Input material ▸
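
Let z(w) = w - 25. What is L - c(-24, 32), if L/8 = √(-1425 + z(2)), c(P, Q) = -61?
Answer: 61 + 16*I*√362 ≈ 61.0 + 304.42*I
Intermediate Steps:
z(w) = -25 + w
L = 16*I*√362 (L = 8*√(-1425 + (-25 + 2)) = 8*√(-1425 - 23) = 8*√(-1448) = 8*(2*I*√362) = 16*I*√362 ≈ 304.42*I)
L - c(-24, 32) = 16*I*√362 - 1*(-61) = 16*I*√362 + 61 = 61 + 16*I*√362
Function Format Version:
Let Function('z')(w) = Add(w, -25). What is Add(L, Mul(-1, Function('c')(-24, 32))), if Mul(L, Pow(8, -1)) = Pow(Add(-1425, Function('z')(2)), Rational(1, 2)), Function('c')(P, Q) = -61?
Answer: Add(61, Mul(16, I, Pow(362, Rational(1, 2)))) ≈ Add(61.000, Mul(304.42, I))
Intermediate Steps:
Function('z')(w) = Add(-25, w)
L = Mul(16, I, Pow(362, Rational(1, 2))) (L = Mul(8, Pow(Add(-1425, Add(-25, 2)), Rational(1, 2))) = Mul(8, Pow(Add(-1425, -23), Rational(1, 2))) = Mul(8, Pow(-1448, Rational(1, 2))) = Mul(8, Mul(2, I, Pow(362, Rational(1, 2)))) = Mul(16, I, Pow(362, Rational(1, 2))) ≈ Mul(304.42, I))
Add(L, Mul(-1, Function('c')(-24, 32))) = Add(Mul(16, I, Pow(362, Rational(1, 2))), Mul(-1, -61)) = Add(Mul(16, I, Pow(362, Rational(1, 2))), 61) = Add(61, Mul(16, I, Pow(362, Rational(1, 2))))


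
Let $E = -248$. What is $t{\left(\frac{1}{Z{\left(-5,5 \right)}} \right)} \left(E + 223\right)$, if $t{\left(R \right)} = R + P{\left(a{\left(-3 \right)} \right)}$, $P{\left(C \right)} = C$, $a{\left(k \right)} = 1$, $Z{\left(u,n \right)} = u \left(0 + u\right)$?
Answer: $-26$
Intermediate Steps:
$Z{\left(u,n \right)} = u^{2}$ ($Z{\left(u,n \right)} = u u = u^{2}$)
$t{\left(R \right)} = 1 + R$ ($t{\left(R \right)} = R + 1 = 1 + R$)
$t{\left(\frac{1}{Z{\left(-5,5 \right)}} \right)} \left(E + 223\right) = \left(1 + \frac{1}{\left(-5\right)^{2}}\right) \left(-248 + 223\right) = \left(1 + \frac{1}{25}\right) \left(-25\right) = \frac{26}{25} \left(-25\right) = -26$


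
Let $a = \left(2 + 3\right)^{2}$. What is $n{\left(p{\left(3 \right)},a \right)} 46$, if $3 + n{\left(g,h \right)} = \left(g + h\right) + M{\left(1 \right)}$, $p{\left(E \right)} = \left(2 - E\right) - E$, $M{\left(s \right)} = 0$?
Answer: $828$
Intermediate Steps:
$a = 25$ ($a = 5^{2} = 25$)
$p{\left(E \right)} = 2 - 2 E$
$n{\left(g,h \right)} = -3 + g + h$ ($n{\left(g,h \right)} = -3 + \left(\left(g + h\right) + 0\right) = -3 + \left(g + h\right) = -3 + g + h$)
$n{\left(p{\left(3 \right)},a \right)} 46 = \left(-3 + \left(2 - 6\right) + 25\right) 46 = \left(-3 - 4 + 25\right) 46 = 18 \cdot 46 = 828$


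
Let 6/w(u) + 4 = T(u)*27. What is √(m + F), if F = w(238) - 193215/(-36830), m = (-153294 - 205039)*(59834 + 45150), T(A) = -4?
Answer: I*√400063952840163174962/103124 ≈ 1.9396e+5*I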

Problem description ▸
Reproduce the listing above character for character.

Reply to the exercise ▸
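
Let z(w) = w - 25. What is L - c(-24, 32), if L/8 = √(-1425 + z(2)), c(P, Q) = -61?
Answer: 61 + 16*I*√362 ≈ 61.0 + 304.42*I
Intermediate Steps:
z(w) = -25 + w
L = 16*I*√362 (L = 8*√(-1425 + (-25 + 2)) = 8*√(-1425 - 23) = 8*√(-1448) = 8*(2*I*√362) = 16*I*√362 ≈ 304.42*I)
L - c(-24, 32) = 16*I*√362 - 1*(-61) = 16*I*√362 + 61 = 61 + 16*I*√362
Function Format Version:
Let Function('z')(w) = Add(w, -25). What is Add(L, Mul(-1, Function('c')(-24, 32))), if Mul(L, Pow(8, -1)) = Pow(Add(-1425, Function('z')(2)), Rational(1, 2)), Function('c')(P, Q) = -61?
Answer: Add(61, Mul(16, I, Pow(362, Rational(1, 2)))) ≈ Add(61.000, Mul(304.42, I))
Intermediate Steps:
Function('z')(w) = Add(-25, w)
L = Mul(16, I, Pow(362, Rational(1, 2))) (L = Mul(8, Pow(Add(-1425, Add(-25, 2)), Rational(1, 2))) = Mul(8, Pow(Add(-1425, -23), Rational(1, 2))) = Mul(8, Pow(-1448, Rational(1, 2))) = Mul(8, Mul(2, I, Pow(362, Rational(1, 2)))) = Mul(16, I, Pow(362, Rational(1, 2))) ≈ Mul(304.42, I))
Add(L, Mul(-1, Function('c')(-24, 32))) = Add(Mul(16, I, Pow(362, Rational(1, 2))), Mul(-1, -61)) = Add(Mul(16, I, Pow(362, Rational(1, 2))), 61) = Add(61, Mul(16, I, Pow(362, Rational(1, 2))))


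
Let $E = -248$. What is $t{\left(\frac{1}{Z{\left(-5,5 \right)}} \right)} \left(E + 223\right)$, if $t{\left(R \right)} = R + P{\left(a{\left(-3 \right)} \right)}$, $P{\left(C \right)} = C$, $a{\left(k \right)} = 1$, $Z{\left(u,n \right)} = u \left(0 + u\right)$?
Answer: $-26$
Intermediate Steps:
$Z{\left(u,n \right)} = u^{2}$ ($Z{\left(u,n \right)} = u u = u^{2}$)
$t{\left(R \right)} = 1 + R$ ($t{\left(R \right)} = R + 1 = 1 + R$)
$t{\left(\frac{1}{Z{\left(-5,5 \right)}} \right)} \left(E + 223\right) = \left(1 + \frac{1}{\left(-5\right)^{2}}\right) \left(-248 + 223\right) = \left(1 + \frac{1}{25}\right) \left(-25\right) = \frac{26}{25} \left(-25\right) = -26$


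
Let $a = \left(2 + 3\right)^{2}$. What is $n{\left(p{\left(3 \right)},a \right)} 46$, if $3 + n{\left(g,h \right)} = \left(g + h\right) + M{\left(1 \right)}$, $p{\left(E \right)} = \left(2 - E\right) - E$, $M{\left(s \right)} = 0$?
Answer: $828$
Intermediate Steps:
$a = 25$ ($a = 5^{2} = 25$)
$p{\left(E \right)} = 2 - 2 E$
$n{\left(g,h \right)} = -3 + g + h$ ($n{\left(g,h \right)} = -3 + \left(\left(g + h\right) + 0\right) = -3 + \left(g + h\right) = -3 + g + h$)
$n{\left(p{\left(3 \right)},a \right)} 46 = \left(-3 + \left(2 - 6\right) + 25\right) 46 = \left(-3 - 4 + 25\right) 46 = 18 \cdot 46 = 828$


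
Let 6/w(u) + 4 = T(u)*27. What is √(m + F), if F = w(238) - 193215/(-36830), m = (-153294 - 205039)*(59834 + 45150), T(A) = -4?
Answer: I*√400063952840163174962/103124 ≈ 1.9396e+5*I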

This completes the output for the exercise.